== YOUR TASK ==
Set down all the records below, word for word.

== DATA IN THIS EXERCISE ==
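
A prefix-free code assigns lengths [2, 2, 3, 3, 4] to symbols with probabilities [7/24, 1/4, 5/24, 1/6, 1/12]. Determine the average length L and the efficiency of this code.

Average length L = Σ p_i × l_i = 2.5417 bits
Entropy H = 2.2195 bits
Efficiency η = H/L × 100% = 87.32%


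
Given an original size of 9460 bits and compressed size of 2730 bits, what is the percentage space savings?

Space savings = (1 - Compressed/Original) × 100%
= (1 - 2730/9460) × 100%
= 71.14%


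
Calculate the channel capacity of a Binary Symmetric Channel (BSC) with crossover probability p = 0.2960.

For BSC with error probability p:
C = 1 - H(p) where H(p) is binary entropy
H(0.2960) = -0.2960 × log₂(0.2960) - 0.7040 × log₂(0.7040)
H(p) = 0.8763
C = 1 - 0.8763 = 0.1237 bits/use


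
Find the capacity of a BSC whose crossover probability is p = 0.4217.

For BSC with error probability p:
C = 1 - H(p) where H(p) is binary entropy
H(0.4217) = -0.4217 × log₂(0.4217) - 0.5783 × log₂(0.5783)
H(p) = 0.9822
C = 1 - 0.9822 = 0.0178 bits/use


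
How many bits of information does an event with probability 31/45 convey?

Information content I(x) = -log₂(p(x))
I = -log₂(31/45) = -log₂(0.6889)
I = 0.5377 bits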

== TASK SOLUTION ==
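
A prefix-free code assigns lengths [2, 2, 3, 3, 4] to symbols with probabilities [7/24, 1/4, 5/24, 1/6, 1/12]. Determine the average length L and the efficiency of this code.

Average length L = Σ p_i × l_i = 2.5417 bits
Entropy H = 2.2195 bits
Efficiency η = H/L × 100% = 87.32%


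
Given an original size of 9460 bits and compressed size of 2730 bits, what is the percentage space savings?

Space savings = (1 - Compressed/Original) × 100%
= (1 - 2730/9460) × 100%
= 71.14%


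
Calculate the channel capacity of a Binary Symmetric Channel (BSC) with crossover probability p = 0.2960.

For BSC with error probability p:
C = 1 - H(p) where H(p) is binary entropy
H(0.2960) = -0.2960 × log₂(0.2960) - 0.7040 × log₂(0.7040)
H(p) = 0.8763
C = 1 - 0.8763 = 0.1237 bits/use


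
Find the capacity of a BSC whose crossover probability is p = 0.4217.

For BSC with error probability p:
C = 1 - H(p) where H(p) is binary entropy
H(0.4217) = -0.4217 × log₂(0.4217) - 0.5783 × log₂(0.5783)
H(p) = 0.9822
C = 1 - 0.9822 = 0.0178 bits/use


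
How many bits of information does an event with probability 31/45 convey?

Information content I(x) = -log₂(p(x))
I = -log₂(31/45) = -log₂(0.6889)
I = 0.5377 bits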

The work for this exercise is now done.